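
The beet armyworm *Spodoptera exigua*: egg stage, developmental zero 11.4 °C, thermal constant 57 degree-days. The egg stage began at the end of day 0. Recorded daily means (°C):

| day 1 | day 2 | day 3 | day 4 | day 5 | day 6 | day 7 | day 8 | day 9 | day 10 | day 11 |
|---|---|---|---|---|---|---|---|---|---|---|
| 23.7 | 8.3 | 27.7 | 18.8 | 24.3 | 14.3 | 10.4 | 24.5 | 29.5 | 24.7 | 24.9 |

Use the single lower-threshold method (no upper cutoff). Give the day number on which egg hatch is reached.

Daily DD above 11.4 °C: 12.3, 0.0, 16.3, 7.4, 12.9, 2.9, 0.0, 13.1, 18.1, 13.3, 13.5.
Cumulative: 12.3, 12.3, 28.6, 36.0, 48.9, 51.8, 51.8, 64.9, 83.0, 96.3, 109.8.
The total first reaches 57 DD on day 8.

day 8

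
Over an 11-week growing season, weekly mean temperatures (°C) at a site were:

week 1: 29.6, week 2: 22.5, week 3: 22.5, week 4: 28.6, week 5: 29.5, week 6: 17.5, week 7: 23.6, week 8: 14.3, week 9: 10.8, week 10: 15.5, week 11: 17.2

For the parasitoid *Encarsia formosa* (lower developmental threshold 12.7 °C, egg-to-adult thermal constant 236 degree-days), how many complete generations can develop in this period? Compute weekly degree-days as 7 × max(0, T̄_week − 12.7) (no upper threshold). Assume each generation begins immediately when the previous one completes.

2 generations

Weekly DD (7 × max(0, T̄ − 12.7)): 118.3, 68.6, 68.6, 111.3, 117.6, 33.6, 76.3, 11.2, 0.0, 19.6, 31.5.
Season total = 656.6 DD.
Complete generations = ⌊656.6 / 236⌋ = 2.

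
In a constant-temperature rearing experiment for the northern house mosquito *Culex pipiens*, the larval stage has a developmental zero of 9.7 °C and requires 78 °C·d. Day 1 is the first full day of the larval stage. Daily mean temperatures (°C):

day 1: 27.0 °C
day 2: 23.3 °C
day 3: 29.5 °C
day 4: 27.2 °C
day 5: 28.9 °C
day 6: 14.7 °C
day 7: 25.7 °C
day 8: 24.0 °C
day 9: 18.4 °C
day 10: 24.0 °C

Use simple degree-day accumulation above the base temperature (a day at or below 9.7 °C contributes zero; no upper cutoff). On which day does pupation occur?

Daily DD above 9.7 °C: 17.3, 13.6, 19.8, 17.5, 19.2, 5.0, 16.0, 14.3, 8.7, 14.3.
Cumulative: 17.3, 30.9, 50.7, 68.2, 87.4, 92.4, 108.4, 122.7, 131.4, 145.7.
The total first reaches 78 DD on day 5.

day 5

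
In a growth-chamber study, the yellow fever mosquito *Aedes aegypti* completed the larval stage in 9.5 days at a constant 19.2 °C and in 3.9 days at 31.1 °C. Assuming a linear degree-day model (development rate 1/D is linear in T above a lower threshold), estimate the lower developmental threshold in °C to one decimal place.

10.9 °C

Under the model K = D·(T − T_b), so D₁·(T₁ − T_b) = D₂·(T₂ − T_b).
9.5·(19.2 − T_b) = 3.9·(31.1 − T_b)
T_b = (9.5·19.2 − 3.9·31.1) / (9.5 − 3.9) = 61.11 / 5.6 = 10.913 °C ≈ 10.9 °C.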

* * *

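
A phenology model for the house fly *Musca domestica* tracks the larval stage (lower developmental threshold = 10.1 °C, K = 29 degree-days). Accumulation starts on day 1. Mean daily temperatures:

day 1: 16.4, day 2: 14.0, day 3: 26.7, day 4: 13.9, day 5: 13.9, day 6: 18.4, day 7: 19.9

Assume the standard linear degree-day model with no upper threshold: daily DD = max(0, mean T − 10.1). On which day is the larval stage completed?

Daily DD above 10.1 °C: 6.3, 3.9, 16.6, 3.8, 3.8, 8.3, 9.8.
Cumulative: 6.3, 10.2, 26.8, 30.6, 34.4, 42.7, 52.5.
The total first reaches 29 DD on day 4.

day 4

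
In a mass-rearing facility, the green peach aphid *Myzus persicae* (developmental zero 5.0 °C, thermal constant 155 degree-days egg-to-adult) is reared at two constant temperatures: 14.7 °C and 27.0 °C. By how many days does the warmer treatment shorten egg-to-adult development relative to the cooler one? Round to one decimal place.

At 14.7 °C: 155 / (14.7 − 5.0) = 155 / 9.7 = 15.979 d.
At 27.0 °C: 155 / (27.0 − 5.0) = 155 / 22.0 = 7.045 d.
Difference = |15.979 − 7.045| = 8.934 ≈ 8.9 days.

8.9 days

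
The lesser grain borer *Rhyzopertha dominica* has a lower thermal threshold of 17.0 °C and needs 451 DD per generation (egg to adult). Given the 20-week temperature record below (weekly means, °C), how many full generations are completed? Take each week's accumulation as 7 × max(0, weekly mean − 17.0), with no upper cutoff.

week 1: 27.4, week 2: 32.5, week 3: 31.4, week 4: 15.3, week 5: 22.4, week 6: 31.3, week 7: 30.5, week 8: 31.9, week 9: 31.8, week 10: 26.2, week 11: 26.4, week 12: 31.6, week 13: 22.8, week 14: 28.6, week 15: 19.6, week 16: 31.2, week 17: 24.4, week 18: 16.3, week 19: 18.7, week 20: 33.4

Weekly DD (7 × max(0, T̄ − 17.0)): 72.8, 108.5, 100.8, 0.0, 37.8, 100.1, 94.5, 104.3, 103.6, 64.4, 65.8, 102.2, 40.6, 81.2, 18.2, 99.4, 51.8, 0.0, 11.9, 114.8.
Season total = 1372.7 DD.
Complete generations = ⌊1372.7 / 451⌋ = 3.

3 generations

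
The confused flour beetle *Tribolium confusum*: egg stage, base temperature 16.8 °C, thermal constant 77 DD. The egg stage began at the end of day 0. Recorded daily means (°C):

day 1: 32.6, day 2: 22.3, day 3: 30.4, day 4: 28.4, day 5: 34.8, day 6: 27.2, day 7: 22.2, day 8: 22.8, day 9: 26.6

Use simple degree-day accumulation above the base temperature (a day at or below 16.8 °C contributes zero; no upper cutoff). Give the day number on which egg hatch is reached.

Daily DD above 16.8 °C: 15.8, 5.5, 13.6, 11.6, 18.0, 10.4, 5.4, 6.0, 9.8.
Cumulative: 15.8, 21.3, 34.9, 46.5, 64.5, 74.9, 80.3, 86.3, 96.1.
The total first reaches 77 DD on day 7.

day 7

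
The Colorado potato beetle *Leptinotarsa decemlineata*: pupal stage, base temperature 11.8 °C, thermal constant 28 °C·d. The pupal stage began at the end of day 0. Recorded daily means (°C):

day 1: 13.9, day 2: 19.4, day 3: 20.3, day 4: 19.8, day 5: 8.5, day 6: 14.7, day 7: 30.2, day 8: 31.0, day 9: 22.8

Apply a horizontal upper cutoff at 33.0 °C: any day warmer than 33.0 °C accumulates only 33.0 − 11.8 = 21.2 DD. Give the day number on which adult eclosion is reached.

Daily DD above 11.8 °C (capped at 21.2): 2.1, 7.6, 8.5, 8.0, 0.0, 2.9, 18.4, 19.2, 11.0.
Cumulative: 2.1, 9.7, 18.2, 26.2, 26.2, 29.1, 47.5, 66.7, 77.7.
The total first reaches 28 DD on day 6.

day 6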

Activity =
Beginning with the line above that contains "The beet armyworm", copy each line exactly up to and including the line that contains "week 1: 29.6, week", and go no further.

Answer to this problem =
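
The beet armyworm *Spodoptera exigua*: egg stage, developmental zero 11.4 °C, thermal constant 57 degree-days. The egg stage began at the end of day 0. Recorded daily means (°C):

| day 1 | day 2 | day 3 | day 4 | day 5 | day 6 | day 7 | day 8 | day 9 | day 10 | day 11 |
|---|---|---|---|---|---|---|---|---|---|---|
| 23.7 | 8.3 | 27.7 | 18.8 | 24.3 | 14.3 | 10.4 | 24.5 | 29.5 | 24.7 | 24.9 |

Use the single lower-threshold method (no upper cutoff). Give the day number on which egg hatch is reached.

Daily DD above 11.4 °C: 12.3, 0.0, 16.3, 7.4, 12.9, 2.9, 0.0, 13.1, 18.1, 13.3, 13.5.
Cumulative: 12.3, 12.3, 28.6, 36.0, 48.9, 51.8, 51.8, 64.9, 83.0, 96.3, 109.8.
The total first reaches 57 DD on day 8.

day 8

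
Over an 11-week growing season, weekly mean temperatures (°C) at a site were:

week 1: 29.6, week 2: 22.5, week 3: 22.5, week 4: 28.6, week 5: 29.5, week 6: 17.5, week 7: 23.6, week 8: 14.3, week 9: 10.8, week 10: 15.5, week 11: 17.2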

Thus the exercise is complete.